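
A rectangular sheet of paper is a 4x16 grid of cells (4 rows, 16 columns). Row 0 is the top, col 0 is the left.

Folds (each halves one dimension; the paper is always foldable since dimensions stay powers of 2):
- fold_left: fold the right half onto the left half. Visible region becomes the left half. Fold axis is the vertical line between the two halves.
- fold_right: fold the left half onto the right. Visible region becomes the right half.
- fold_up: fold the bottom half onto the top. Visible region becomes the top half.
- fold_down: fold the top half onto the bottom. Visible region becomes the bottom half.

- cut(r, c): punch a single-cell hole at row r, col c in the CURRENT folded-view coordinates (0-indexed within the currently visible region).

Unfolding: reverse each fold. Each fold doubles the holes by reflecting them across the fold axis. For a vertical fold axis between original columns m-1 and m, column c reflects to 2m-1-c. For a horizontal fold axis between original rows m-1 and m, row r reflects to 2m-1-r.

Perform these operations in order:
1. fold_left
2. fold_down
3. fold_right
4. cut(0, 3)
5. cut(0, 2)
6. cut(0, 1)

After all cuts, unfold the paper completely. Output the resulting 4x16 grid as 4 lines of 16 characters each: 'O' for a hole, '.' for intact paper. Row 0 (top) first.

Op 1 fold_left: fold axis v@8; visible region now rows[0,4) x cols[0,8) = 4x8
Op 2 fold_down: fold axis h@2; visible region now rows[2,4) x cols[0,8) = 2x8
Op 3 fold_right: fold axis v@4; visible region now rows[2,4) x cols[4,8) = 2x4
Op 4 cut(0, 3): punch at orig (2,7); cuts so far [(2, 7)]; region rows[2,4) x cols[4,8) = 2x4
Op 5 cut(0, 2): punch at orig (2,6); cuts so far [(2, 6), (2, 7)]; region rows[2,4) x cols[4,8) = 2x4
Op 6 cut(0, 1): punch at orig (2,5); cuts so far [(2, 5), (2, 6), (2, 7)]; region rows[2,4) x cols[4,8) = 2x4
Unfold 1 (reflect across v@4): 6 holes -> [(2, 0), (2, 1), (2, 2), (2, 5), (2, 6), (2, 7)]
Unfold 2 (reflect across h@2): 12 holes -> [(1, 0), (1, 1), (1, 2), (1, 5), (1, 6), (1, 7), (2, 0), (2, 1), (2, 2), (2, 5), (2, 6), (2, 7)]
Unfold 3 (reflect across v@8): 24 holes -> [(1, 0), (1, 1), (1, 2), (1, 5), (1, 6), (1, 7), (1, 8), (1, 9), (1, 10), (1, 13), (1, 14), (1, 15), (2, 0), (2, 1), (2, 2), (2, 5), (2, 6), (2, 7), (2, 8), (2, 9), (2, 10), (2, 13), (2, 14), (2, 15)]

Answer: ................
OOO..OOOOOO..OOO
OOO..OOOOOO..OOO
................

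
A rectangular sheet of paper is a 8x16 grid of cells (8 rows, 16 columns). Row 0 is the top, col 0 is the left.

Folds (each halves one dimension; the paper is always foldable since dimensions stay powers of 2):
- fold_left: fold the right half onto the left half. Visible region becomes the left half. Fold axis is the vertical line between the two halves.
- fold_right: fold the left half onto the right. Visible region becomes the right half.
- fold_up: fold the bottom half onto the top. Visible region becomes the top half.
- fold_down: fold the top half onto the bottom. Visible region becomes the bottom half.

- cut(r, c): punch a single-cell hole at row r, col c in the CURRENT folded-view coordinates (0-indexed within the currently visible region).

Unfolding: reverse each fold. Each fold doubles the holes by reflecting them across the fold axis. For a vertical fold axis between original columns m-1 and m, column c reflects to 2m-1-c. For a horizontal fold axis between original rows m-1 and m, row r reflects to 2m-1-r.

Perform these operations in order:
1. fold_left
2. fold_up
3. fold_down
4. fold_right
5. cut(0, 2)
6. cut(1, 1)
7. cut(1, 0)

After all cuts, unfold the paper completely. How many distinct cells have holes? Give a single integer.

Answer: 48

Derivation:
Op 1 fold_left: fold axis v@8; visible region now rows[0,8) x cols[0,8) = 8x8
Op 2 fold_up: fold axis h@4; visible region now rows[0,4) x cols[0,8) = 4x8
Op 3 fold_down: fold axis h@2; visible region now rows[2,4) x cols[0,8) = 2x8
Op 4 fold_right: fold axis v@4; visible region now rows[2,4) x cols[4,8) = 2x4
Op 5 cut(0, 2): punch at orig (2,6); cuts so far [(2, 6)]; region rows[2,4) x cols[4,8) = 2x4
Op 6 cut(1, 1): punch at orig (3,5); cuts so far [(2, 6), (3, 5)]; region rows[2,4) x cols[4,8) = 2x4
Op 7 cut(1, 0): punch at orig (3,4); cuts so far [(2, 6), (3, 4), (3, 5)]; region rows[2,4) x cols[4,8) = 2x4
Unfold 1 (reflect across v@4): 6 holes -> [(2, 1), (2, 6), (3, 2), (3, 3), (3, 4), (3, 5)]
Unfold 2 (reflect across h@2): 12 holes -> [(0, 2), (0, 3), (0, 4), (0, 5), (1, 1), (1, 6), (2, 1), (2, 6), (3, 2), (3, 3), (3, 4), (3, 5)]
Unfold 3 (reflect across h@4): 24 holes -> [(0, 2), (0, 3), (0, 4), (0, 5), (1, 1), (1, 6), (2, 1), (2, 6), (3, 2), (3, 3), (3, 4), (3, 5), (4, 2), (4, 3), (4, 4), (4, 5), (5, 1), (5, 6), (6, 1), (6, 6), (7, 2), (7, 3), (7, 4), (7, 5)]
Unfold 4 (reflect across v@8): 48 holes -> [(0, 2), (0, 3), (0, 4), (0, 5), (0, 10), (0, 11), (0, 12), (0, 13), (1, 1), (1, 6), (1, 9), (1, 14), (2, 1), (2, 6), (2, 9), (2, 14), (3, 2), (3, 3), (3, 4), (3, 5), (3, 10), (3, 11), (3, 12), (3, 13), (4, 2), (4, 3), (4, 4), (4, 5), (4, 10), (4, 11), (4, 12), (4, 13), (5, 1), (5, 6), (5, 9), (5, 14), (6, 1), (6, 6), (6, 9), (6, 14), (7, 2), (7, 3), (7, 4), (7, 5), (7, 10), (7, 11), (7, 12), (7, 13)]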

* [What you are asked to do]
Transcribe the listing so that each line matches exactly.

* [Exercise output]
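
A rectangular sheet of paper is a 4x16 grid of cells (4 rows, 16 columns). Row 0 is the top, col 0 is the left.

Folds (each halves one dimension; the paper is always foldable since dimensions stay powers of 2):
- fold_left: fold the right half onto the left half. Visible region becomes the left half. Fold axis is the vertical line between the two halves.
- fold_right: fold the left half onto the right. Visible region becomes the right half.
- fold_up: fold the bottom half onto the top. Visible region becomes the top half.
- fold_down: fold the top half onto the bottom. Visible region becomes the bottom half.

- cut(r, c): punch a single-cell hole at row r, col c in the CURRENT folded-view coordinates (0-indexed within the currently visible region).

Unfolding: reverse each fold. Each fold doubles the holes by reflecting them across the fold axis. For a vertical fold axis between original columns m-1 and m, column c reflects to 2m-1-c. For a horizontal fold axis between original rows m-1 and m, row r reflects to 2m-1-r.

Perform these operations in order:
1. fold_left
2. fold_down
3. fold_right
4. cut(0, 3)
5. cut(0, 2)
6. cut(0, 1)

After all cuts, unfold the paper completely. Output the resulting 4x16 grid as 4 lines of 16 characters each: 'O' for a hole, '.' for intact paper. Row 0 (top) first.

Op 1 fold_left: fold axis v@8; visible region now rows[0,4) x cols[0,8) = 4x8
Op 2 fold_down: fold axis h@2; visible region now rows[2,4) x cols[0,8) = 2x8
Op 3 fold_right: fold axis v@4; visible region now rows[2,4) x cols[4,8) = 2x4
Op 4 cut(0, 3): punch at orig (2,7); cuts so far [(2, 7)]; region rows[2,4) x cols[4,8) = 2x4
Op 5 cut(0, 2): punch at orig (2,6); cuts so far [(2, 6), (2, 7)]; region rows[2,4) x cols[4,8) = 2x4
Op 6 cut(0, 1): punch at orig (2,5); cuts so far [(2, 5), (2, 6), (2, 7)]; region rows[2,4) x cols[4,8) = 2x4
Unfold 1 (reflect across v@4): 6 holes -> [(2, 0), (2, 1), (2, 2), (2, 5), (2, 6), (2, 7)]
Unfold 2 (reflect across h@2): 12 holes -> [(1, 0), (1, 1), (1, 2), (1, 5), (1, 6), (1, 7), (2, 0), (2, 1), (2, 2), (2, 5), (2, 6), (2, 7)]
Unfold 3 (reflect across v@8): 24 holes -> [(1, 0), (1, 1), (1, 2), (1, 5), (1, 6), (1, 7), (1, 8), (1, 9), (1, 10), (1, 13), (1, 14), (1, 15), (2, 0), (2, 1), (2, 2), (2, 5), (2, 6), (2, 7), (2, 8), (2, 9), (2, 10), (2, 13), (2, 14), (2, 15)]

Answer: ................
OOO..OOOOOO..OOO
OOO..OOOOOO..OOO
................

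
A rectangular sheet of paper is a 8x16 grid of cells (8 rows, 16 columns). Row 0 is the top, col 0 is the left.

Folds (each halves one dimension; the paper is always foldable since dimensions stay powers of 2):
- fold_left: fold the right half onto the left half. Visible region becomes the left half. Fold axis is the vertical line between the two halves.
- fold_right: fold the left half onto the right. Visible region becomes the right half.
- fold_up: fold the bottom half onto the top. Visible region becomes the top half.
- fold_down: fold the top half onto the bottom. Visible region becomes the bottom half.

- cut(r, c): punch a single-cell hole at row r, col c in the CURRENT folded-view coordinates (0-indexed within the currently visible region).

Unfolding: reverse each fold. Each fold doubles the holes by reflecting them across the fold axis. For a vertical fold axis between original columns m-1 and m, column c reflects to 2m-1-c. For a horizontal fold axis between original rows m-1 and m, row r reflects to 2m-1-r.

Perform these operations in order:
1. fold_left
2. fold_up
3. fold_down
4. fold_right
5. cut(0, 2)
6. cut(1, 1)
7. cut(1, 0)

After all cuts, unfold the paper completely. How many distinct cells have holes? Give a single integer.

Answer: 48

Derivation:
Op 1 fold_left: fold axis v@8; visible region now rows[0,8) x cols[0,8) = 8x8
Op 2 fold_up: fold axis h@4; visible region now rows[0,4) x cols[0,8) = 4x8
Op 3 fold_down: fold axis h@2; visible region now rows[2,4) x cols[0,8) = 2x8
Op 4 fold_right: fold axis v@4; visible region now rows[2,4) x cols[4,8) = 2x4
Op 5 cut(0, 2): punch at orig (2,6); cuts so far [(2, 6)]; region rows[2,4) x cols[4,8) = 2x4
Op 6 cut(1, 1): punch at orig (3,5); cuts so far [(2, 6), (3, 5)]; region rows[2,4) x cols[4,8) = 2x4
Op 7 cut(1, 0): punch at orig (3,4); cuts so far [(2, 6), (3, 4), (3, 5)]; region rows[2,4) x cols[4,8) = 2x4
Unfold 1 (reflect across v@4): 6 holes -> [(2, 1), (2, 6), (3, 2), (3, 3), (3, 4), (3, 5)]
Unfold 2 (reflect across h@2): 12 holes -> [(0, 2), (0, 3), (0, 4), (0, 5), (1, 1), (1, 6), (2, 1), (2, 6), (3, 2), (3, 3), (3, 4), (3, 5)]
Unfold 3 (reflect across h@4): 24 holes -> [(0, 2), (0, 3), (0, 4), (0, 5), (1, 1), (1, 6), (2, 1), (2, 6), (3, 2), (3, 3), (3, 4), (3, 5), (4, 2), (4, 3), (4, 4), (4, 5), (5, 1), (5, 6), (6, 1), (6, 6), (7, 2), (7, 3), (7, 4), (7, 5)]
Unfold 4 (reflect across v@8): 48 holes -> [(0, 2), (0, 3), (0, 4), (0, 5), (0, 10), (0, 11), (0, 12), (0, 13), (1, 1), (1, 6), (1, 9), (1, 14), (2, 1), (2, 6), (2, 9), (2, 14), (3, 2), (3, 3), (3, 4), (3, 5), (3, 10), (3, 11), (3, 12), (3, 13), (4, 2), (4, 3), (4, 4), (4, 5), (4, 10), (4, 11), (4, 12), (4, 13), (5, 1), (5, 6), (5, 9), (5, 14), (6, 1), (6, 6), (6, 9), (6, 14), (7, 2), (7, 3), (7, 4), (7, 5), (7, 10), (7, 11), (7, 12), (7, 13)]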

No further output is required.